= Beginning of Section =
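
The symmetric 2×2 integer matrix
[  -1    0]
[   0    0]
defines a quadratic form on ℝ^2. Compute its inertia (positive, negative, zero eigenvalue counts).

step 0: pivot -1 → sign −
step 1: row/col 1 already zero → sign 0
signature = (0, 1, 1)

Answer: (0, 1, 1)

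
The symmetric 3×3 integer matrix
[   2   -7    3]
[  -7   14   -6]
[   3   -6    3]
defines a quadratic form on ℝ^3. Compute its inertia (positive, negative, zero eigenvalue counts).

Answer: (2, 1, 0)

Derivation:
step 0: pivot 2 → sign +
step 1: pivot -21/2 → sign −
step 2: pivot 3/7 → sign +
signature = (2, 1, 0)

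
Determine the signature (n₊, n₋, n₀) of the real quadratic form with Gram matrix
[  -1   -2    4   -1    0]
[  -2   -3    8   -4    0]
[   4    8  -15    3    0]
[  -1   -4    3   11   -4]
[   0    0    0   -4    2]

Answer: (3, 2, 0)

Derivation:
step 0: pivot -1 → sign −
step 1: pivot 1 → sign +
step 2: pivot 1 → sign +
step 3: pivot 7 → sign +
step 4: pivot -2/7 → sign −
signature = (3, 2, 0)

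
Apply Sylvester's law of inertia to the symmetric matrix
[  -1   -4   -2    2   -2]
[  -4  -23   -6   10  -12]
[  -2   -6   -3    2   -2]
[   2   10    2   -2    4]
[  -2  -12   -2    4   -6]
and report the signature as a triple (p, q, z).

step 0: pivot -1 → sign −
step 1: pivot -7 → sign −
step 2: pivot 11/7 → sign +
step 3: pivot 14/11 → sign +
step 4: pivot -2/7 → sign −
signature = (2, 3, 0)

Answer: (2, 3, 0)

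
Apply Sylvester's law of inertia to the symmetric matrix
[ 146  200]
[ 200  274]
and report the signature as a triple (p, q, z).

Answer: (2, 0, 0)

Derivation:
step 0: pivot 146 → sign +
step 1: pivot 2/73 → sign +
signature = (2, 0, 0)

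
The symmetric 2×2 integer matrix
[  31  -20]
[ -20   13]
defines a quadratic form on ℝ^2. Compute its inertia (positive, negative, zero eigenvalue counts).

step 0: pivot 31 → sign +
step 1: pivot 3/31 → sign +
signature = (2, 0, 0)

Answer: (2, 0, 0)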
= End of Section =
= Beginning of Section =
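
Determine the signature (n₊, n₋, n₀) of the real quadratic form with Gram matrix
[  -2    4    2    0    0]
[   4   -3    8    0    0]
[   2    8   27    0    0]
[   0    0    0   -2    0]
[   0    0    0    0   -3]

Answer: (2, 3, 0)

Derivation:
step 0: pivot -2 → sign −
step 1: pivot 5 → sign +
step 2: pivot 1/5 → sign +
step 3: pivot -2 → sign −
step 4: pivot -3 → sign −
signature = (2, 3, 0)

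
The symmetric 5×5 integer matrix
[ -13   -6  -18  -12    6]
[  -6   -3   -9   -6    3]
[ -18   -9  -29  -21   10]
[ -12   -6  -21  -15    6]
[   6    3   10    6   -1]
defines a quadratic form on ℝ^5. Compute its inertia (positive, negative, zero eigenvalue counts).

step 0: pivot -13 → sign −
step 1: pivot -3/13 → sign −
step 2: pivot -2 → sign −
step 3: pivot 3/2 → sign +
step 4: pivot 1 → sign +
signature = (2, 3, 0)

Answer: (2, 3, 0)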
= End of Section =
» Aim of the exercise: Only the lines containing "integer" are needed; pull them out of the listing.

» Response:
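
The symmetric 2×2 integer matrix
The symmetric 3×3 integer matrix
The symmetric 2×2 integer matrix
The symmetric 5×5 integer matrix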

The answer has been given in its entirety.